Start of SOURCE MATERIAL

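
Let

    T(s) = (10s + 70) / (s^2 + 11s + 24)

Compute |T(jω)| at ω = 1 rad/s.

|T(j1)| ≈ 2.774

Substitute s = j1: numerator = 70 + j10, denominator = 23 + j11.
|T(j1)| = |70 + j10| / |23 + j11| = 70.711 / 25.495 ≈ 2.774.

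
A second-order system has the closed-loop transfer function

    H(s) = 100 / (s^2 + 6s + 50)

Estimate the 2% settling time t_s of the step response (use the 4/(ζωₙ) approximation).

t_s ≈ 1.333 s

Comparing s^2 + 6s + 50 to s^2 + 2ζωₙs + ωₙ²: ωₙ = √50 ≈ 7.071 rad/s and ζ = 6/(2·√50) ≈ 0.4243.
ζωₙ = 6/2 = 3, so t_s ≈ 4/(ζωₙ) = 4/3 ≈ 1.333 s.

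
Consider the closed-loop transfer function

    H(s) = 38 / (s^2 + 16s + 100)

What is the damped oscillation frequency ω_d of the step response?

Comparing s^2 + 16s + 100 to s^2 + 2ζωₙs + ωₙ²: ωₙ = 10 rad/s and ζ = 16/(2·10) = 0.8.
ζωₙ = 16/2 = 8, so ω_d = ωₙ√(1−ζ²) = √(ωₙ² − (ζωₙ)²) = √(100 − 8²) = √36 = 6 rad/s.

ω_d = 6 rad/s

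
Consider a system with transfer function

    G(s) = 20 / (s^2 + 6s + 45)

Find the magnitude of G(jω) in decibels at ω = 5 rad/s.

Substitute s = j5: numerator = 20, denominator = 20 + j30.
|G(j5)| = |20| / |20 + j30| = 20 / 36.056 ≈ 0.5547.
In decibels: 20·log₁₀(0.5547) ≈ -5.12 dB.

|G(j5)|_dB ≈ -5.12 dB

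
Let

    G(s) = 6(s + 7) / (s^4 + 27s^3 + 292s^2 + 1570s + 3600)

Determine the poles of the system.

s = -5 ± 5j, -9, -8

The poles are the roots of the denominator s^4 + 27s^3 + 292s^2 + 1570s + 3600 = 0.
Trying s = -9: the polynomial evaluates to 0, so (s + 9) is a factor.
Dividing out leaves s^3 + 18s^2 + 130s + 400 = 0.
This factors further as (s^2 + 10s + 50)(s + 8) = 0.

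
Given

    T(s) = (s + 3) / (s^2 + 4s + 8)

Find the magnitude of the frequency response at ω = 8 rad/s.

|T(j8)| ≈ 0.1325

Substitute s = j8: numerator = 3 + j8, denominator = -56 + j32.
|T(j8)| = |3 + j8| / |-56 + j32| = 8.5440 / 64.498 ≈ 0.1325.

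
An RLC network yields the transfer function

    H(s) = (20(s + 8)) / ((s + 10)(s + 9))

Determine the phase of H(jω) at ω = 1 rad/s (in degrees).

∠H(j1) ≈ -4.926°

At s = j1: numerator = 160 + j20, denominator = 89 + j19.
∠H = ∠num − ∠den = 7.1250° − (12.051°) = -4.926°.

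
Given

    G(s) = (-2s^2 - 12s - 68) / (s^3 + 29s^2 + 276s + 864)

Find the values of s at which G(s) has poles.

s = -8, -12, -9

The poles are the roots of the denominator s^3 + 29s^2 + 276s + 864 = 0.
Trying s = -8: the polynomial evaluates to 0, so (s + 8) is a factor.
Dividing out leaves s^2 + 21s + 108 = 0.
Factoring the quadratic: (s + 12)(s + 9) = 0.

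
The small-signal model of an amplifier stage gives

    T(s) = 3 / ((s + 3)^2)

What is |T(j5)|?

Substitute s = j5: numerator = 3, denominator = -16 + j30.
|T(j5)| = |3| / |-16 + j30| = 3 / 34 ≈ 0.08824.

|T(j5)| ≈ 0.08824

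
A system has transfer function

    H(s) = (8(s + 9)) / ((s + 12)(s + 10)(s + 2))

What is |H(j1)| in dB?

|H(j1)|_dB ≈ -11.4 dB

Substitute s = j1: numerator = 72 + j8, denominator = 216 + j163.
|H(j1)| = |72 + j8| / |216 + j163| = 72.443 / 270.60 ≈ 0.2677.
In decibels: 20·log₁₀(0.2677) ≈ -11.4 dB.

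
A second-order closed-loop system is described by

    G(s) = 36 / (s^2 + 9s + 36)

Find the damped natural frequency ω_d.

Comparing s^2 + 9s + 36 to s^2 + 2ζωₙs + ωₙ²: ωₙ = 6 rad/s and ζ = 9/(2·6) = 0.75.
ζωₙ = 9/2 = 4.5, so ω_d = ωₙ√(1−ζ²) = √(ωₙ² − (ζωₙ)²) = √(36 − 4.5²) = √15.75 ≈ 3.969 rad/s.

ω_d ≈ 3.969 rad/s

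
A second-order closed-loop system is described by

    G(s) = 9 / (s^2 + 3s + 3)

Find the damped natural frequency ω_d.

ω_d ≈ 0.8660 rad/s

Comparing s^2 + 3s + 3 to s^2 + 2ζωₙs + ωₙ²: ωₙ = √3 ≈ 1.732 rad/s and ζ = 3/(2·√3) ≈ 0.8660.
ζωₙ = 3/2 = 1.5, so ω_d = ωₙ√(1−ζ²) = √(ωₙ² − (ζωₙ)²) = √(3 − 1.5²) = √0.75 ≈ 0.8660 rad/s.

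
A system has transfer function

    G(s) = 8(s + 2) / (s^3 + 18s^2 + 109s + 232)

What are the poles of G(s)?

s = -5 + 2j, -5 - 2j, -8

The poles are the roots of the denominator s^3 + 18s^2 + 109s + 232 = 0.
Trying s = -8: the polynomial evaluates to 0, so (s + 8) is a factor.
Dividing out leaves s^2 + 10s + 29 = 0.
The quadratic formula then gives s = -5 ± 2j.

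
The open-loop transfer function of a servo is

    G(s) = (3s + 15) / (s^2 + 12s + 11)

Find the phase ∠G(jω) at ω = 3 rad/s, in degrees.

∠G(j3) ≈ -55.86°

At s = j3: numerator = 15 + j9, denominator = 2 + j36.
∠G = ∠num − ∠den = 30.964° − (86.820°) = -55.86°.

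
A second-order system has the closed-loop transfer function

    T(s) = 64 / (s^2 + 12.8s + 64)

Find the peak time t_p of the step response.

Comparing s^2 + 12.8s + 64 to s^2 + 2ζωₙs + ωₙ²: ωₙ = 8 rad/s and ζ = 12.8/(2·8) = 0.8.
ζωₙ = 12.8/2 = 6.4, so ω_d = ωₙ√(1−ζ²) = √(ωₙ² − (ζωₙ)²) = √(64 − 6.4²) = √23.04 = 4.800 rad/s.
t_p = π/ω_d = π/4.800 ≈ 0.6545 s.

t_p ≈ 0.6545 s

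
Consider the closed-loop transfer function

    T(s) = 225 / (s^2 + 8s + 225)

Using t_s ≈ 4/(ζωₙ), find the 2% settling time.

Comparing s^2 + 8s + 225 to s^2 + 2ζωₙs + ωₙ²: ωₙ = 15 rad/s and ζ = 8/(2·15) ≈ 0.2667.
ζωₙ = 8/2 = 4, so t_s ≈ 4/(ζωₙ) = 4/4 = 1 s.

t_s ≈ 1 s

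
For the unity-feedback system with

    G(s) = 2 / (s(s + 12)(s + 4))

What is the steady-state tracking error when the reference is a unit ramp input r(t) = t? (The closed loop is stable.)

e_ss = 24

G(s) has one pole at the origin.
This is a Type 1 system. Kv = lim_{s→0} s·G(s) = 2/48 = 1/24.
e_ss = 1/Kv = 1/(1/24) = 24.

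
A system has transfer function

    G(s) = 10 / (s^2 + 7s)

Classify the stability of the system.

marginally stable

The denominator s^2 + 7s factors as s(s + 7), giving poles at s = 0, -7.
Since the simple pole(s) at s = 0 lie on the jω-axis with none in the right half-plane, the system is marginally stable.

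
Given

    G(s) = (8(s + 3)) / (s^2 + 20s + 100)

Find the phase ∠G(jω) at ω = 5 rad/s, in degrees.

At s = j5: numerator = 24 + j40, denominator = 75 + j100.
∠G = ∠num − ∠den = 59.036° − (53.130°) = 5.906°.

∠G(j5) ≈ 5.906°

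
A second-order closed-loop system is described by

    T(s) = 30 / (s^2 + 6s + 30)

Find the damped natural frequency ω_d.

Comparing s^2 + 6s + 30 to s^2 + 2ζωₙs + ωₙ²: ωₙ = √30 ≈ 5.477 rad/s and ζ = 6/(2·√30) ≈ 0.5477.
ζωₙ = 6/2 = 3, so ω_d = ωₙ√(1−ζ²) = √(ωₙ² − (ζωₙ)²) = √(30 − 3²) = √21 ≈ 4.583 rad/s.

ω_d ≈ 4.583 rad/s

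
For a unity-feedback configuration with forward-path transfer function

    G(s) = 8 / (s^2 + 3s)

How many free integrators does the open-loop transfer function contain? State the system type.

Type 1

Factor s from the denominator: s^2 + 3s = s·(s + 3).
There is 1 pole at the origin, so the system is Type 1.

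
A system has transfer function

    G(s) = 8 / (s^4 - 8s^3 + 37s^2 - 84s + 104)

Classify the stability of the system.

The denominator s^4 - 8s^3 + 37s^2 - 84s + 104 factors as (s^2 - 4s + 13)(s^2 - 4s + 8), giving poles at s = 2 + 3j, 2 - 3j, 2 + 2j, 2 - 2j.
Since the pole(s) at s = 2 ± 3j, 2 ± 2j lie in the right half-plane, the system is unstable.

unstable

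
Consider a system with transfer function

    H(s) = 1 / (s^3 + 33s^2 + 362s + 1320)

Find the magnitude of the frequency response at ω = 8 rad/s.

Substitute s = j8: numerator = 1, denominator = -792 + j2384.
|H(j8)| = |1| / |-792 + j2384| = 1 / 2512.1 ≈ 0.0003981.

|H(j8)| ≈ 0.0003981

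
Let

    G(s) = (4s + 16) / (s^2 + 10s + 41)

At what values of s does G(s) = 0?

Set the numerator to zero: 4s + 16 = 0, i.e. 4·(s + 4) = 0.
So s = -4.

s = -4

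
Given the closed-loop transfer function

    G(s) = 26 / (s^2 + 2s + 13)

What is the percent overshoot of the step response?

%OS ≈ 40.4%

Comparing s^2 + 2s + 13 to s^2 + 2ζωₙs + ωₙ²: ωₙ = √13 ≈ 3.606 rad/s and ζ = 2/(2·√13) ≈ 0.2774.
%OS = 100·exp(−πζ/√(1−ζ²)) = 100·exp(−π·0.2774/√(1−0.2774²)) ≈ 40.4%.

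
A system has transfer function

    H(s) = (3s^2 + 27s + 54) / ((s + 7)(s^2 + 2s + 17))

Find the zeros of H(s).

Set the numerator to zero: 3s^2 + 27s + 54 = 0, i.e. 3·(s^2 + 9s + 18) = 0.
Factoring: (s + 6)(s + 3) = 0.

s = -6, -3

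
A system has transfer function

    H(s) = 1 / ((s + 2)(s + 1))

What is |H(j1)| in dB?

Substitute s = j1: numerator = 1, denominator = 1 + j3.
|H(j1)| = |1| / |1 + j3| = 1 / 3.1623 ≈ 0.3162.
In decibels: 20·log₁₀(0.3162) ≈ -10 dB.

|H(j1)|_dB ≈ -10 dB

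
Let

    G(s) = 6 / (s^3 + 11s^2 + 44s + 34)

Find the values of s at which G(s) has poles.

s = -5 ± 3j, -1

The poles are the roots of the denominator s^3 + 11s^2 + 44s + 34 = 0.
Trying s = -1: the polynomial evaluates to 0, so (s + 1) is a factor.
Dividing out leaves s^2 + 10s + 34 = 0.
The quadratic formula then gives s = -5 ± 3j.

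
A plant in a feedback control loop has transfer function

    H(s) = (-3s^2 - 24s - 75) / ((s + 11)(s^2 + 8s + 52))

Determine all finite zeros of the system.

Set the numerator to zero: -3s^2 - 24s - 75 = 0, i.e. -3·(s^2 + 8s + 25) = 0.
Factoring: (s^2 + 8s + 25) = 0.

s = -4 + 3j, -4 - 3j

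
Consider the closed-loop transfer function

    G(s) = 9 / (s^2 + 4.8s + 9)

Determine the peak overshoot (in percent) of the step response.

Comparing s^2 + 4.8s + 9 to s^2 + 2ζωₙs + ωₙ²: ωₙ = 3 rad/s and ζ = 4.8/(2·3) = 0.8.
%OS = 100·exp(−πζ/√(1−ζ²)) = 100·exp(−π·0.8/√(1−0.8²)) ≈ 1.52%.

%OS ≈ 1.52%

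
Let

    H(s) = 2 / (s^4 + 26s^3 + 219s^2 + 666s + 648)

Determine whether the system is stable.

stable

The denominator s^4 + 26s^3 + 219s^2 + 666s + 648 factors as (s + 2)(s + 3)(s + 9)(s + 12), giving poles at s = -2, -3, -9, -12.
Since all poles lie strictly in the left half-plane, the system is stable.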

End of SOURCE MATERIAL

EXERCISE REQUIREMENTS - Copy each line above containing the string "unity".

THE ANSWER -
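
For the unity-feedback system with
For a unity-feedback configuration with forward-path transfer function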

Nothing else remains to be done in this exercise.